------ Extracted material ------

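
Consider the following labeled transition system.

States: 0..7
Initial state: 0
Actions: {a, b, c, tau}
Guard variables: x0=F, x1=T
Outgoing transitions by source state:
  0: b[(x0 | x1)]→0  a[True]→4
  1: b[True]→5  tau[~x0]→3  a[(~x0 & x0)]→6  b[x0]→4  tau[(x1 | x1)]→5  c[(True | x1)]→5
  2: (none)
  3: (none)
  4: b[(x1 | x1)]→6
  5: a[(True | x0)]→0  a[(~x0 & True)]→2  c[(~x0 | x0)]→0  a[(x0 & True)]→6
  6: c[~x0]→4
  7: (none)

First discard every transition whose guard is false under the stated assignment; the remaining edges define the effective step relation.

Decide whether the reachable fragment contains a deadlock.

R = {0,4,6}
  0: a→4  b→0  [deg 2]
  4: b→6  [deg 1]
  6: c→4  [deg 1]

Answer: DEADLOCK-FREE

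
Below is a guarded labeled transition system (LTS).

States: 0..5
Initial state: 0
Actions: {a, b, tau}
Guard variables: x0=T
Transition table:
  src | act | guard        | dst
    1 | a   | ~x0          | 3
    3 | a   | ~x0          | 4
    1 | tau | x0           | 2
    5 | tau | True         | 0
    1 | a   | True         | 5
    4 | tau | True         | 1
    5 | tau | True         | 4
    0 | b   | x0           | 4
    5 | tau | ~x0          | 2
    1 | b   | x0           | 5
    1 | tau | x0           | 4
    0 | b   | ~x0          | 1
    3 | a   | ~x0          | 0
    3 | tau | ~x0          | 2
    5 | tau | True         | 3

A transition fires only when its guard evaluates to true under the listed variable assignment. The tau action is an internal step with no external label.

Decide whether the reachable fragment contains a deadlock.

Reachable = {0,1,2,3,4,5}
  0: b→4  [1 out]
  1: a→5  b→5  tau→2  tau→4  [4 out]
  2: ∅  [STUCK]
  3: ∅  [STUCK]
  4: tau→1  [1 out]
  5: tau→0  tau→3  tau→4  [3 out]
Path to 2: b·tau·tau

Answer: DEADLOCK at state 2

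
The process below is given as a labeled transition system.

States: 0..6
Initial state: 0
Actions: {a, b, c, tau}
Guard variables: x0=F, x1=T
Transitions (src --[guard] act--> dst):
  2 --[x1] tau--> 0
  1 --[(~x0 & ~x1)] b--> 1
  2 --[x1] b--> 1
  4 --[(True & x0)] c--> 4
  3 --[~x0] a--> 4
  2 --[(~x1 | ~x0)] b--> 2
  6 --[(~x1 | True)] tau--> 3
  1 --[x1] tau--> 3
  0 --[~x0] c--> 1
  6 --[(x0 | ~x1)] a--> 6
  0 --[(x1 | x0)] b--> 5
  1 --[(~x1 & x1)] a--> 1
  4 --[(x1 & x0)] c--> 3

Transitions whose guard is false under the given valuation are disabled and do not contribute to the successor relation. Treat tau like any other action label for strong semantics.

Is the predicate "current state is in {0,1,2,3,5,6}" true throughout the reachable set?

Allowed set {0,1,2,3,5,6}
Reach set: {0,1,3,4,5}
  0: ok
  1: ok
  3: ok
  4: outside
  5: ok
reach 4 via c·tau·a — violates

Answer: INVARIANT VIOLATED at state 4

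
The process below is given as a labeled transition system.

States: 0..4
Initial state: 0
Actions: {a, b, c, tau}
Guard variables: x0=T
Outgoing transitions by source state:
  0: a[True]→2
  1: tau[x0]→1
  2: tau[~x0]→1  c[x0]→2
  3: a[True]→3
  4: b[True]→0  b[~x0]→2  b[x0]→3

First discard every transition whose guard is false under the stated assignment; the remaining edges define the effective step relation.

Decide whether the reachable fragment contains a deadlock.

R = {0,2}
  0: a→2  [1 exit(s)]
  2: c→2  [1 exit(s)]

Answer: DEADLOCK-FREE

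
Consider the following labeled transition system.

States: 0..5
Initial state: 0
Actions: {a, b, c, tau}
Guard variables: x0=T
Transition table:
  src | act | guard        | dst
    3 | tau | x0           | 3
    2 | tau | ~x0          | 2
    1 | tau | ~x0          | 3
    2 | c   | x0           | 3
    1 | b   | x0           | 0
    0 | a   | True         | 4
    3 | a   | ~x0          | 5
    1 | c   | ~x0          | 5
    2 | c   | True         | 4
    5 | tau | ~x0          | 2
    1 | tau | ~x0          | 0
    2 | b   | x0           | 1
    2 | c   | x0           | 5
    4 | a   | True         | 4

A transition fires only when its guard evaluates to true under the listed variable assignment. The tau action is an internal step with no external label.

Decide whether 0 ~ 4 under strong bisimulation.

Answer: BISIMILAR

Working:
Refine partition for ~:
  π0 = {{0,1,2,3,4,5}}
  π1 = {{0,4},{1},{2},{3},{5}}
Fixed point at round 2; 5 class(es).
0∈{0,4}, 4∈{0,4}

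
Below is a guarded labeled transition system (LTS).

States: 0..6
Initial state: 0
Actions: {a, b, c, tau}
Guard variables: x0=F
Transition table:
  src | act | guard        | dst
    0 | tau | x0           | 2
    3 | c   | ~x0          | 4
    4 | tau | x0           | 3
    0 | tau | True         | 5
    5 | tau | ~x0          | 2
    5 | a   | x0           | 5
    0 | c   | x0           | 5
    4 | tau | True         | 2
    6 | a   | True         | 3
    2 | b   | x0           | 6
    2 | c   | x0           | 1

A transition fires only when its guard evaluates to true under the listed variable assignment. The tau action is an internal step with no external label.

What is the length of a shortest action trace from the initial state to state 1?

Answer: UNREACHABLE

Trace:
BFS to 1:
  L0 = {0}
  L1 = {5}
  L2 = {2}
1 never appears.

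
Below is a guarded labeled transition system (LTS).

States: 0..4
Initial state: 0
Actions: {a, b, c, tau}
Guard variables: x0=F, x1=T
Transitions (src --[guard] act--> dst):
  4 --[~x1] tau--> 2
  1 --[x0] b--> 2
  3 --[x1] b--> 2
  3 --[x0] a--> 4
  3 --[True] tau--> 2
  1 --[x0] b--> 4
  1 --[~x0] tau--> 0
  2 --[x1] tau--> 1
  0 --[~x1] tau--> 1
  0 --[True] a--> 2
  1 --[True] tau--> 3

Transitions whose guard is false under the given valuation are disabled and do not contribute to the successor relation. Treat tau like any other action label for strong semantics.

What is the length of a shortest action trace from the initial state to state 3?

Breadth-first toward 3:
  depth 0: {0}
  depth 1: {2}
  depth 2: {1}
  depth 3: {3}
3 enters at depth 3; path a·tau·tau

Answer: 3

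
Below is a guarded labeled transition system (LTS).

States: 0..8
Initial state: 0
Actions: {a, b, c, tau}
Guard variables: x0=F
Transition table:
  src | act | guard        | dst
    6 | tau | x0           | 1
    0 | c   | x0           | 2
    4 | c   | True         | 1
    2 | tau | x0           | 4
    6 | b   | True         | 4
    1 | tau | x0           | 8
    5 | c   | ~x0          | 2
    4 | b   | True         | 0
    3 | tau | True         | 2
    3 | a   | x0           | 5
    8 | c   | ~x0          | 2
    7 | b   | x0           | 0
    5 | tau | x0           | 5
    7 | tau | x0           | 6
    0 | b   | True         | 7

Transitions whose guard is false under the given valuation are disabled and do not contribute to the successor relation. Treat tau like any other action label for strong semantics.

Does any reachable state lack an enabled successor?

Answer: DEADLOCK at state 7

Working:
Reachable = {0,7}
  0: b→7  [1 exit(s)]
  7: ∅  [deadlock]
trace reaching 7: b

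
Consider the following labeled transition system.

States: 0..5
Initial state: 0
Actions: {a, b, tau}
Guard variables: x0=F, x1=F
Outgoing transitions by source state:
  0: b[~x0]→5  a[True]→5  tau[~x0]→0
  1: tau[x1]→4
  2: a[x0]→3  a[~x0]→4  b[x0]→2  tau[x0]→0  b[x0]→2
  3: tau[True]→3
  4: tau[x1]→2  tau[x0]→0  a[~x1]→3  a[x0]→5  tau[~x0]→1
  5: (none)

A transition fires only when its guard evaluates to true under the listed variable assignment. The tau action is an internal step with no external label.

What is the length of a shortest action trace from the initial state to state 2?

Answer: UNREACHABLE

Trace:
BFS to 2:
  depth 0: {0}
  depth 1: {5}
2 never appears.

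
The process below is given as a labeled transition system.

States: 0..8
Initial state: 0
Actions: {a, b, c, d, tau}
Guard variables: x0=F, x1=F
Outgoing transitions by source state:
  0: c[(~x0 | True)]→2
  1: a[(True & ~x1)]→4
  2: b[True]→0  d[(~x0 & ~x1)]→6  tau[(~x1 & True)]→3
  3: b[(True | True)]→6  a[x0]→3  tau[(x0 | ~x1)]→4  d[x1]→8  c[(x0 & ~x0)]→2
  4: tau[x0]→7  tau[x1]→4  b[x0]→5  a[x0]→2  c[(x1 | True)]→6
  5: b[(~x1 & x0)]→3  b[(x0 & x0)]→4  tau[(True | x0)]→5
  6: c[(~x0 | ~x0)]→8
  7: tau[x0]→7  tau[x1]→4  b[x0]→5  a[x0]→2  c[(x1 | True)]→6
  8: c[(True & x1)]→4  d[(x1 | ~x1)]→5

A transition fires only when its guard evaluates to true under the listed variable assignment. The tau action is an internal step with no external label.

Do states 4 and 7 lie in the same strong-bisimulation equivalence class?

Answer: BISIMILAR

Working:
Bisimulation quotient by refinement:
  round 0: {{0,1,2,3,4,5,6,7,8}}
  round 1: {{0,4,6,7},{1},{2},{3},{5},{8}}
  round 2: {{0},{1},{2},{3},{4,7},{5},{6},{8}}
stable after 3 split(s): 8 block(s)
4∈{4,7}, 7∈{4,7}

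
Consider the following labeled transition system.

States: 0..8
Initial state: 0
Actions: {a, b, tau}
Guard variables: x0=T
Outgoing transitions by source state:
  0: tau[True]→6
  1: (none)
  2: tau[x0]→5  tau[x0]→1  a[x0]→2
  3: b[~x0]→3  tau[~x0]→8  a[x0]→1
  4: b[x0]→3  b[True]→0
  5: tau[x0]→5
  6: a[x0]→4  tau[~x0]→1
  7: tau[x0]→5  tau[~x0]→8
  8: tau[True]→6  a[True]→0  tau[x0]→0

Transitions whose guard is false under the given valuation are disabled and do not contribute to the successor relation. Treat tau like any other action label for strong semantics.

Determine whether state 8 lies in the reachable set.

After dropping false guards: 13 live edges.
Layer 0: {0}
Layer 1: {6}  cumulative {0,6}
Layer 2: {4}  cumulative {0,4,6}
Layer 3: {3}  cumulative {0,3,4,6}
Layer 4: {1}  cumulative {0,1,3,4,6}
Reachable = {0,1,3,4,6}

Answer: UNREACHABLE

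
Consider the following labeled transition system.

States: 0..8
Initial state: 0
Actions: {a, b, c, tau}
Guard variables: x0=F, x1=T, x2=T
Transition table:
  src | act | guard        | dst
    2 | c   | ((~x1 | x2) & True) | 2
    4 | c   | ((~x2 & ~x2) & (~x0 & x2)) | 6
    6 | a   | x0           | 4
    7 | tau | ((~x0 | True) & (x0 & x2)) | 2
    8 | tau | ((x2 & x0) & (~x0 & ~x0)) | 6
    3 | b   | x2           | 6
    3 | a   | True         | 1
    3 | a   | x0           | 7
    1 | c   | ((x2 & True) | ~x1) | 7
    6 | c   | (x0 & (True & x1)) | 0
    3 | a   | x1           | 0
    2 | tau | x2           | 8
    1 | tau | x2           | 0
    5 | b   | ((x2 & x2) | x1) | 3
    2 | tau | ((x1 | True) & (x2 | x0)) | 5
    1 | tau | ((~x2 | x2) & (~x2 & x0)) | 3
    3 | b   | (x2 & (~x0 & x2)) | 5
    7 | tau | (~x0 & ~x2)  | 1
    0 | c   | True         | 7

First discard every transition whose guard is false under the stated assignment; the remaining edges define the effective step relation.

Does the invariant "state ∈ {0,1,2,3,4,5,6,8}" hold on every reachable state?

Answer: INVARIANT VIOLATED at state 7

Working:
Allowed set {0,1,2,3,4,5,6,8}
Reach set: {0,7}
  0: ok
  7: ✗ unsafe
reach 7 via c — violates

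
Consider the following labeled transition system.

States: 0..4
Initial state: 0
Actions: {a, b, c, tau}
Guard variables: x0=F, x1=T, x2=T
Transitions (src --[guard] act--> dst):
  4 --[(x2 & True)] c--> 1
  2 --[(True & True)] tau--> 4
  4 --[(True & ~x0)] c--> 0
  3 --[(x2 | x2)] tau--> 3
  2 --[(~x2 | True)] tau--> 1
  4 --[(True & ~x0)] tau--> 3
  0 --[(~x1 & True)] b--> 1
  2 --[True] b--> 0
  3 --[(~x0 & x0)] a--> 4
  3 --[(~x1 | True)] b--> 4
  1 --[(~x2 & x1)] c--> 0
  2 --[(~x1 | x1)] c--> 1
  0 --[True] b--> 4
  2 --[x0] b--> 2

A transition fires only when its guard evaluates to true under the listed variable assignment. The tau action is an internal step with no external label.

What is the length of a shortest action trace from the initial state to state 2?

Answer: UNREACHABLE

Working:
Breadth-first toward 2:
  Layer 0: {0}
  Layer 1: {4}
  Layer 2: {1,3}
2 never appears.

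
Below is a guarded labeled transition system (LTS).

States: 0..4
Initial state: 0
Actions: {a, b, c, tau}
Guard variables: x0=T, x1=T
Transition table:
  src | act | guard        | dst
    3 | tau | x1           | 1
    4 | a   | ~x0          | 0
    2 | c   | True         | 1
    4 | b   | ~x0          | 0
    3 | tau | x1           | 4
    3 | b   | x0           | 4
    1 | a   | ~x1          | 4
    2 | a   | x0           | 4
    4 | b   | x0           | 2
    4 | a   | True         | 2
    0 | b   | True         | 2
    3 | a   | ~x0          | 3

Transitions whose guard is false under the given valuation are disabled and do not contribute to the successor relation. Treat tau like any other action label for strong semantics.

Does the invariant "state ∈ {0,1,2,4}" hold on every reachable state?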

------

■ Instructions for the task: Begin with the line that contains "4 --[(True & ~x0)] tau--> 3". Repeat it and every line after it through the end of the listing, exactly, and print nothing more.

■ Result of the task:
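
  4 --[(True & ~x0)] tau--> 3
  0 --[(~x1 & True)] b--> 1
  2 --[True] b--> 0
  3 --[(~x0 & x0)] a--> 4
  3 --[(~x1 | True)] b--> 4
  1 --[(~x2 & x1)] c--> 0
  2 --[(~x1 | x1)] c--> 1
  0 --[True] b--> 4
  2 --[x0] b--> 2

A transition fires only when its guard evaluates to true under the listed variable assignment. The tau action is an internal step with no external label.

What is the length of a shortest action trace from the initial state to state 2?

Answer: UNREACHABLE

Working:
Breadth-first toward 2:
  Layer 0: {0}
  Layer 1: {4}
  Layer 2: {1,3}
2 never appears.

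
Below is a guarded labeled transition system (LTS).

States: 0..4
Initial state: 0
Actions: {a, b, c, tau}
Guard variables: x0=T, x1=T
Transition table:
  src | act | guard        | dst
    3 | tau | x1           | 1
    4 | a   | ~x0          | 0
    2 | c   | True         | 1
    4 | b   | ~x0          | 0
    3 | tau | x1           | 4
    3 | b   | x0           | 4
    1 | a   | ~x1          | 4
    2 | a   | x0           | 4
    4 | b   | x0           | 2
    4 | a   | True         | 2
    0 | b   | True         | 2
    3 | a   | ~x0          | 3

Transitions whose guard is false under the given valuation are disabled and do not contribute to the successor relation. Treat tau like any other action label for strong semantics.

Does the invariant "state ∈ {0,1,2,4}" hold on every reachable state?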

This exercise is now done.